### Task prompt:
Output the records exactly, every one of them.

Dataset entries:
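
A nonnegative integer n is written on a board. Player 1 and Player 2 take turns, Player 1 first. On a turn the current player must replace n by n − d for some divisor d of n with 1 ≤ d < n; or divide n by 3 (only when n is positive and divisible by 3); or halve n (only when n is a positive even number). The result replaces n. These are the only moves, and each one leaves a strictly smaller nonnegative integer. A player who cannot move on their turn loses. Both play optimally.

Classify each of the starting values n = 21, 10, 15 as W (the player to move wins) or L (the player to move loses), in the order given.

Build the W/L table. Terminal = L. A non-terminal position is W if it has a move to some L; otherwise it is L.
n=0: no move → L
n=1: no move → L
n=2: W (go to 1, an L position)
n=3: W (go to 1, an L position)
n=4: L (options 2(W), 3(W) are all W)
n=5: W (go to 4, an L position)
n=6: W (go to 4, an L position)
n=7: L (sole option 6(W) is W)
n=8: W (go to 4, an L position)
n=9: L (options 3(W), 6(W), 8(W) are all W)
n=10: W (go to 9, an L position)
n=11: L (sole option 10(W) is W)
n=12: W (go to 4, an L position)
n=13: L (sole option 12(W) is W)
n=14: W (go to 7, an L position)
n=15: L (options 5(W), 10(W), 12(W), 14(W) are all W)
n=16: W (go to 15, an L position)
n=17: L (sole option 16(W) is W)
n=18: W (go to 9, an L position)
n=19: L (sole option 18(W) is W)
n=20: W (go to 15, an L position)
n=21: W (go to 7, an L position)

21: W, 10: W, 15: L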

### Written solution:
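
A nonnegative integer n is written on a board. Player 1 and Player 2 take turns, Player 1 first. On a turn the current player must replace n by n − d for some divisor d of n with 1 ≤ d < n; or divide n by 3 (only when n is positive and divisible by 3); or halve n (only when n is a positive even number). The result replaces n. These are the only moves, and each one leaves a strictly smaller nonnegative integer. A player who cannot move on their turn loses. Both play optimally.

Classify each of the starting values n = 21, 10, 15 as W (the player to move wins) or L (the player to move loses), in the order given.

Build the W/L table. Terminal = L. A non-terminal position is W if it has a move to some L; otherwise it is L.
n=0: no move → L
n=1: no move → L
n=2: W (go to 1, an L position)
n=3: W (go to 1, an L position)
n=4: L (options 2(W), 3(W) are all W)
n=5: W (go to 4, an L position)
n=6: W (go to 4, an L position)
n=7: L (sole option 6(W) is W)
n=8: W (go to 4, an L position)
n=9: L (options 3(W), 6(W), 8(W) are all W)
n=10: W (go to 9, an L position)
n=11: L (sole option 10(W) is W)
n=12: W (go to 4, an L position)
n=13: L (sole option 12(W) is W)
n=14: W (go to 7, an L position)
n=15: L (options 5(W), 10(W), 12(W), 14(W) are all W)
n=16: W (go to 15, an L position)
n=17: L (sole option 16(W) is W)
n=18: W (go to 9, an L position)
n=19: L (sole option 18(W) is W)
n=20: W (go to 15, an L position)
n=21: W (go to 7, an L position)

21: W, 10: W, 15: L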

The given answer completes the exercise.